__Assignment__. Below are some records. Return exactly the lines from the one containing "Justify via the" through the one containing "function of n.", both included, and only those.

Stored data
───
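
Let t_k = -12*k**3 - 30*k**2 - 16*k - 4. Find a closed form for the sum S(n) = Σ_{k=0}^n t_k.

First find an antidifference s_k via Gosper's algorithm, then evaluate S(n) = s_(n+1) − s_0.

S(n) = -3*n**4 - 16*n**3 - 26*n**2 - 17*n - 4

Compute t_(k+1)/t_k: get (6*k**3 + 33*k**2 + 56*k + 31)/(6*k**3 + 15*k**2 + 8*k + 2).
So A=1 and B=1, with C=k**3 + 5*k**2/2 + 4*k/3 + 1/3.
Key eq: (1)·f(k+1) = (1)·f(k) + (k**3 + 5*k**2/2 + 4*k/3 + 1/3).
Bound: deg f ≤ 4.
Match coefficients ⇒ f(k) = k*(3*k**3 + 4*k**2 - 4*k + 1)/12.
Certificate R = B(k−1)f/C = k*(3*k**3 + 4*k**2 - 4*k + 1)/(2*(6*k**3 + 15*k**2 + 8*k + 2)) gives s_k = k*(-3*k**3 - 4*k**2 + 4*k - 1).
Verify: -12*k**3 - 30*k**2 - 16*k - 4 matches t_k.
s_(n+1) = -3*n**4 - 16*n**3 - 26*n**2 - 17*n - 4 and s_(0) = 0, so S(n) = -3*n**4 - 16*n**3 - 26*n**2 - 17*n - 4.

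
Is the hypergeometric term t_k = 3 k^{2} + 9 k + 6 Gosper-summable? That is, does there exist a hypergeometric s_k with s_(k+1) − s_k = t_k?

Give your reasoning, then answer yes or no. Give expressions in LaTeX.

Yes. s_k = k \left(k^{2} + 3 k + 2\right).

Compute t_(k+1)/t_k: get (k + 3)/(k + 1).
Normal form (A,B,C) = (1, 1, k**2 + 3*k + 2).
Key eq: (1)·f(k+1) = (1)·f(k) + (k**2 + 3*k + 2).
d = 3 from the (0,0,2) case.
Coefficient equations give f(k) = k*(k + 1)*(k + 2)/3.
So s_k = (B(k−1)f/C)·t_k = (k/3)·t_k = k*(k**2 + 3*k + 2).
Check: Δs_k = 3*k**2 + 9*k + 6. ✓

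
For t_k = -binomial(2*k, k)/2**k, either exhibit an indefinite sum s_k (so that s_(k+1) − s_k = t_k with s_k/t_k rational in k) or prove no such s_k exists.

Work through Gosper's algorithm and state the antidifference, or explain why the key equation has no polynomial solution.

t_(k+1)/t_k = (2*k + 1)/(k + 1).
A = 2*k + 1, B = k + 1, C = 1.
Set up (2*k + 1)·f(k+1) − (k)·f(k) − (1) = 0.
Degrees (1,1,0) ⇒ d ≤ -1.
Bound -1 < 0, so the key equation has no polynomial solution.

no hypergeometric antidifference exists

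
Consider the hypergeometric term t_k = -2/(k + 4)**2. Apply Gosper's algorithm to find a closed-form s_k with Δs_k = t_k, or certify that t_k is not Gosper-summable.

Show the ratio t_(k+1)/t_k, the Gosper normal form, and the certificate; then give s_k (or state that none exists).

The ratio is (k + 4)**2/(k + 5)**2.
A = k**2 + 8*k + 16, B = k**2 + 10*k + 25, C = 1.
f must satisfy (k**2 + 8*k + 16)·f(k+1) − (k**2 + 8*k + 16)·f(k) = 1.
deg f ≤ 0 (via 2,2,0).
f = c0 ⇒ A·f(k+1) − B(k−1)·f(k) − C = -1. The system {-1 = 0} is inconsistent; no antidifference.

not Gosper-summable; s_k does not exist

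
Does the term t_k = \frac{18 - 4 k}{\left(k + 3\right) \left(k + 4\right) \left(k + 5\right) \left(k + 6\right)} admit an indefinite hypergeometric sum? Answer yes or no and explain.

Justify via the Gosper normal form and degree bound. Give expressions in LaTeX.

Yes. s_k = \frac{k \left(k^{2} + 12 k + 77\right)}{15 \left(k + 3\right) \left(k + 4\right) \left(k + 5\right)}.

t_(k+1)/t_k = (k + 3)*(2*k - 7)/((k + 7)*(2*k - 9)).
Factor: A=k + 3; B=k + 7; C=k - 9/2.
Key eq: (k + 3)·f(k+1) = (k + 6)·f(k) + (k - 9/2).
d = 3 from the (1,1,1) case.
Solve for f: f(k) = -k*(k**2 + 12*k + 77)/60 (degree 3 ≤ 3).
R(k) = B(k−1)·f(k)/C(k) = -k*(k + 6)*(k**2 + 12*k + 77)/(30*(2*k - 9)); s_k = R·t_k = k*(k**2 + 12*k + 77)/(15*(k + 3)*(k + 4)*(k + 5)).
Δs = 2*(9 - 2*k)/(k**4 + 18*k**3 + 119*k**2 + 342*k + 360), as required.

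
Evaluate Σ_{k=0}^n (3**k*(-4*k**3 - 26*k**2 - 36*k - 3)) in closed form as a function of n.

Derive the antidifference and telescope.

r(k) = 3*(4*k**3 + 38*k**2 + 100*k + 69)/(4*k**3 + 26*k**2 + 36*k + 3) after simplifying.
Factor: A=3; B=1; C=k**3 + 13*k**2/2 + 9*k + 3/4.
Set up (3)·f(k+1) − (1)·f(k) − (k**3 + 13*k**2/2 + 9*k + 3/4) = 0.
d = 3 from the (0,0,3) case.
A polynomial solution: f(k) = (k - 1)*(2*k**2 + 6*k + 3)/4.
So s_k = (B(k−1)f/C)·t_k = ((k - 1)*(2*k**2 + 6*k + 3)/(4*k**3 + 26*k**2 + 36*k + 3))·t_k = 3**k*(-2*k**3 - 4*k**2 + 3*k + 3).
Δs = 3**k*(-4*k**3 - 26*k**2 - 36*k - 3), as required.
Σ_(k=0)^n t_k = s_(n+1) − s_(0) = (3**(n + 1)*n*(-2*n**2 - 10*n - 11)) − (3), i.e. -6*3**n*n**3 - 30*3**n*n**2 - 33*3**n*n - 3.

S(n) = -6*3**n*n**3 - 30*3**n*n**2 - 33*3**n*n - 3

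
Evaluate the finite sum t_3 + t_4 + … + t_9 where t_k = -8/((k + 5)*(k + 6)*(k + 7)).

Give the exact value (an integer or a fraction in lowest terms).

Compute t_(k+1)/t_k: get (k + 5)/(k + 8).
Normal form (A,B,C) = (k + 5, k + 8, 1).
Key eq: (k + 5)·f(k+1) = (k + 7)·f(k) + (1).
deg f ≤ 2 (via 1,1,0).
Solving with deg f ≤ 2: f(k) = k*(k + 11)/60.
Certificate R = B(k−1)f/C = k*(k + 7)*(k + 11)/60 gives s_k = 2*k*(-k - 11)/(15*(k + 5)*(k + 6)).
Δs = -8/(k**3 + 18*k**2 + 107*k + 210), as required.
Evaluate s at k=10 and k=3: -7/60 and -7/90; difference -7/180.

Σ = -7/180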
───
__Result of this task__.
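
Justify via the Gosper normal form and degree bound. Give expressions in LaTeX.

Yes. s_k = \frac{k \left(k^{2} + 12 k + 77\right)}{15 \left(k + 3\right) \left(k + 4\right) \left(k + 5\right)}.

t_(k+1)/t_k = (k + 3)*(2*k - 7)/((k + 7)*(2*k - 9)).
Factor: A=k + 3; B=k + 7; C=k - 9/2.
Key eq: (k + 3)·f(k+1) = (k + 6)·f(k) + (k - 9/2).
d = 3 from the (1,1,1) case.
Solve for f: f(k) = -k*(k**2 + 12*k + 77)/60 (degree 3 ≤ 3).
R(k) = B(k−1)·f(k)/C(k) = -k*(k + 6)*(k**2 + 12*k + 77)/(30*(2*k - 9)); s_k = R·t_k = k*(k**2 + 12*k + 77)/(15*(k + 3)*(k + 4)*(k + 5)).
Δs = 2*(9 - 2*k)/(k**4 + 18*k**3 + 119*k**2 + 342*k + 360), as required.

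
Evaluate Σ_{k=0}^n (3**k*(-4*k**3 - 26*k**2 - 36*k - 3)) in closed form as a function of n.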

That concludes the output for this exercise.